Stored items
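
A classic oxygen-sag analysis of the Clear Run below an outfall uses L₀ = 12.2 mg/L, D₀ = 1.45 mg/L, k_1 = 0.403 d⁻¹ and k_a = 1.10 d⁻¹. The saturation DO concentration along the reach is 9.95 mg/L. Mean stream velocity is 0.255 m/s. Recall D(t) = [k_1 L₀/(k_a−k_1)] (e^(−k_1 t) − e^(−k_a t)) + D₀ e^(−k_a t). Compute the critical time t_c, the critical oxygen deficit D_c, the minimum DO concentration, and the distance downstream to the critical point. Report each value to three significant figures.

t_c = [1/(k_a−k_1)] ln[(k_a/k_1)(1 − D₀(k_a−k_1)/(k_1 L₀))]
= [1/(1.10−0.403)] ln[(1.10/0.403)(1 − 1.45×0.6970/(0.403×12.2))]
= (1/0.6970) ln[2.730 × 0.7944] = 1.435 × ln(2.168) = 1.435 × 0.7740 = 1.110 d.
D_c = (k_1/k_a) L₀ e^(−k_1 t_c) = (0.403/1.10) × 12.2 × e^(−0.403×1.110) = 0.3664 × 12.2 × 0.6392 = 2.857 mg/L.
Minimum DO = C_s − D_c = 9.95 − 2.857 = 7.093 mg/L.
x_c = v t_c = 0.255 m/s × 1.110 d × 86400 s/d = 24470 m ≈ 24.5 km.

t_c ≈ 1.11 d; D_c ≈ 2.86 mg/L; min DO ≈ 7.09 mg/L; x_c ≈ 24.5 km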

→ About this exercise: Print every record exactly as written.

→ Result for this exercise:
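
A classic oxygen-sag analysis of the Clear Run below an outfall uses L₀ = 12.2 mg/L, D₀ = 1.45 mg/L, k_1 = 0.403 d⁻¹ and k_a = 1.10 d⁻¹. The saturation DO concentration along the reach is 9.95 mg/L. Mean stream velocity is 0.255 m/s. Recall D(t) = [k_1 L₀/(k_a−k_1)] (e^(−k_1 t) − e^(−k_a t)) + D₀ e^(−k_a t). Compute the critical time t_c, the critical oxygen deficit D_c, the minimum DO concentration, and the distance downstream to the critical point. Report each value to three significant figures.

t_c = [1/(k_a−k_1)] ln[(k_a/k_1)(1 − D₀(k_a−k_1)/(k_1 L₀))]
= [1/(1.10−0.403)] ln[(1.10/0.403)(1 − 1.45×0.6970/(0.403×12.2))]
= (1/0.6970) ln[2.730 × 0.7944] = 1.435 × ln(2.168) = 1.435 × 0.7740 = 1.110 d.
D_c = (k_1/k_a) L₀ e^(−k_1 t_c) = (0.403/1.10) × 12.2 × e^(−0.403×1.110) = 0.3664 × 12.2 × 0.6392 = 2.857 mg/L.
Minimum DO = C_s − D_c = 9.95 − 2.857 = 7.093 mg/L.
x_c = v t_c = 0.255 m/s × 1.110 d × 86400 s/d = 24470 m ≈ 24.5 km.

t_c ≈ 1.11 d; D_c ≈ 2.86 mg/L; min DO ≈ 7.09 mg/L; x_c ≈ 24.5 km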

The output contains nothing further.